[EXCERPTED RECORDS]:
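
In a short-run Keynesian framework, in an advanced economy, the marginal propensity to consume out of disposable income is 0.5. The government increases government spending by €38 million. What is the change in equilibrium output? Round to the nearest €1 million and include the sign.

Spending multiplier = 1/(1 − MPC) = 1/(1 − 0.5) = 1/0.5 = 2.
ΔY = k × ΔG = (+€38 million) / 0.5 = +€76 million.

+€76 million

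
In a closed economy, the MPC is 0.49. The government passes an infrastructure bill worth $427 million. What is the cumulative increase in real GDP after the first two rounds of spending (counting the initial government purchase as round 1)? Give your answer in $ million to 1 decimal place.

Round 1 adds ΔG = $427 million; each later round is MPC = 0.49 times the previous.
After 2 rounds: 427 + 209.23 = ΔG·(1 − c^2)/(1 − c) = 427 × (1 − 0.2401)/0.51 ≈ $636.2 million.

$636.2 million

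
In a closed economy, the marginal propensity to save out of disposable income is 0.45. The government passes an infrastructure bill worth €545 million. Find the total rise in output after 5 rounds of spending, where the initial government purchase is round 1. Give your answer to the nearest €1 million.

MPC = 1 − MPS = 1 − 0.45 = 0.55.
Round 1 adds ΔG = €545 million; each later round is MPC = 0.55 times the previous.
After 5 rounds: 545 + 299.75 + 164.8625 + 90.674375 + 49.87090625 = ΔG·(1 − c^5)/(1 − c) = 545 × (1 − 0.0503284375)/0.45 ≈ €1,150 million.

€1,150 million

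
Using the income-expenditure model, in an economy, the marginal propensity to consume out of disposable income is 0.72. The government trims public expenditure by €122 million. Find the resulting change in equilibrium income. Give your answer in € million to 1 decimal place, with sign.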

* * *

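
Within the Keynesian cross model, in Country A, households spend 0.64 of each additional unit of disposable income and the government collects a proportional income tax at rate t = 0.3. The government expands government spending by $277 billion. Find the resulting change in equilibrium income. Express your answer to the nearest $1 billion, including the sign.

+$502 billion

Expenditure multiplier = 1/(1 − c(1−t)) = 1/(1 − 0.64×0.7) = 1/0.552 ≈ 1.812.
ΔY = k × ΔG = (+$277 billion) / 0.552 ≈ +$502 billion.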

[EXERCISE PROMPT]: From the entries above, extract only the lines running from the one containing "In a closed economy, the MPC" through the one containing "Using the income-expenditure", inclusive.

[EXPECTED ANSWER]:
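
In a closed economy, the MPC is 0.49. The government passes an infrastructure bill worth $427 million. What is the cumulative increase in real GDP after the first two rounds of spending (counting the initial government purchase as round 1)? Give your answer in $ million to 1 decimal place.

Round 1 adds ΔG = $427 million; each later round is MPC = 0.49 times the previous.
After 2 rounds: 427 + 209.23 = ΔG·(1 − c^2)/(1 − c) = 427 × (1 − 0.2401)/0.51 ≈ $636.2 million.

$636.2 million

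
In a closed economy, the marginal propensity to save out of disposable income is 0.45. The government passes an infrastructure bill worth €545 million. Find the total rise in output after 5 rounds of spending, where the initial government purchase is round 1. Give your answer to the nearest €1 million.

MPC = 1 − MPS = 1 − 0.45 = 0.55.
Round 1 adds ΔG = €545 million; each later round is MPC = 0.55 times the previous.
After 5 rounds: 545 + 299.75 + 164.8625 + 90.674375 + 49.87090625 = ΔG·(1 − c^5)/(1 − c) = 545 × (1 − 0.0503284375)/0.45 ≈ €1,150 million.

€1,150 million

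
Using the income-expenditure model, in an economy, the marginal propensity to consume out of disposable income is 0.72. The government trims public expenditure by €122 million. Find the resulting change in equilibrium income. Give your answer in € million to 1 decimal place, with sign.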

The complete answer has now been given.